#### EXERCISE BRIEF
Write out every entry word for word.

#### THE DATA
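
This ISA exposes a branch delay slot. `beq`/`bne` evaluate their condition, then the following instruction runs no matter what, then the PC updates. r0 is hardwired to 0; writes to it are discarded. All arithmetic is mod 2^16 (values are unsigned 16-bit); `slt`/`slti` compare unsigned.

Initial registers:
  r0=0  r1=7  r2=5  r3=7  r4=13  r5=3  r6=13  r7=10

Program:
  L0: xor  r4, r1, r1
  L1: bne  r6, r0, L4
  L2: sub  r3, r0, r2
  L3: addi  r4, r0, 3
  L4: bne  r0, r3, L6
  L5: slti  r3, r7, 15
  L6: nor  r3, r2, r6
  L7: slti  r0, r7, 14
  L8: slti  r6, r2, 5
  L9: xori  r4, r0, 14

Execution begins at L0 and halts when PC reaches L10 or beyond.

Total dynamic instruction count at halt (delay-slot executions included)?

9

PC=0  xor  r4, r1, r1        | r0=0 r1=7 r2=5 r3=7 r4=0 r5=3 r6=13 r7=10
PC=1  bne  r6, r0, L4        | r0=0 r1=7 r2=5 r3=7 r4=0 r5=3 r6=13 r7=10  [TAKEN]
PC=2  sub  r3, r0, r2        | r0=0 r1=7 r2=5 r3=65531 r4=0 r5=3 r6=13 r7=10
PC=4  bne  r0, r3, L6        | r0=0 r1=7 r2=5 r3=65531 r4=0 r5=3 r6=13 r7=10  [TAKEN]
PC=5  slti  r3, r7, 15       | r0=0 r1=7 r2=5 r3=1 r4=0 r5=3 r6=13 r7=10
PC=6  nor  r3, r2, r6        | r0=0 r1=7 r2=5 r3=65522 r4=0 r5=3 r6=13 r7=10
PC=7  slti  r0, r7, 14       | r0=0 r1=7 r2=5 r3=65522 r4=0 r5=3 r6=13 r7=10
PC=8  slti  r6, r2, 5        | r0=0 r1=7 r2=5 r3=65522 r4=0 r5=3 r6=0 r7=10
PC=9  xori  r4, r0, 14       | r0=0 r1=7 r2=5 r3=65522 r4=14 r5=3 r6=0 r7=10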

#### OUTPUT OF THE TASK
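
This ISA exposes a branch delay slot. `beq`/`bne` evaluate their condition, then the following instruction runs no matter what, then the PC updates. r0 is hardwired to 0; writes to it are discarded. All arithmetic is mod 2^16 (values are unsigned 16-bit); `slt`/`slti` compare unsigned.

Initial registers:
  r0=0  r1=7  r2=5  r3=7  r4=13  r5=3  r6=13  r7=10

Program:
  L0: xor  r4, r1, r1
  L1: bne  r6, r0, L4
  L2: sub  r3, r0, r2
  L3: addi  r4, r0, 3
  L4: bne  r0, r3, L6
  L5: slti  r3, r7, 15
  L6: nor  r3, r2, r6
  L7: slti  r0, r7, 14
  L8: slti  r6, r2, 5
  L9: xori  r4, r0, 14

Execution begins at L0 and halts when PC reaches L10 or beyond.

Total dynamic instruction count at halt (delay-slot executions included)?

9

PC=0  xor  r4, r1, r1        | r0=0 r1=7 r2=5 r3=7 r4=0 r5=3 r6=13 r7=10
PC=1  bne  r6, r0, L4        | r0=0 r1=7 r2=5 r3=7 r4=0 r5=3 r6=13 r7=10  [TAKEN]
PC=2  sub  r3, r0, r2        | r0=0 r1=7 r2=5 r3=65531 r4=0 r5=3 r6=13 r7=10
PC=4  bne  r0, r3, L6        | r0=0 r1=7 r2=5 r3=65531 r4=0 r5=3 r6=13 r7=10  [TAKEN]
PC=5  slti  r3, r7, 15       | r0=0 r1=7 r2=5 r3=1 r4=0 r5=3 r6=13 r7=10
PC=6  nor  r3, r2, r6        | r0=0 r1=7 r2=5 r3=65522 r4=0 r5=3 r6=13 r7=10
PC=7  slti  r0, r7, 14       | r0=0 r1=7 r2=5 r3=65522 r4=0 r5=3 r6=13 r7=10
PC=8  slti  r6, r2, 5        | r0=0 r1=7 r2=5 r3=65522 r4=0 r5=3 r6=0 r7=10
PC=9  xori  r4, r0, 14       | r0=0 r1=7 r2=5 r3=65522 r4=14 r5=3 r6=0 r7=10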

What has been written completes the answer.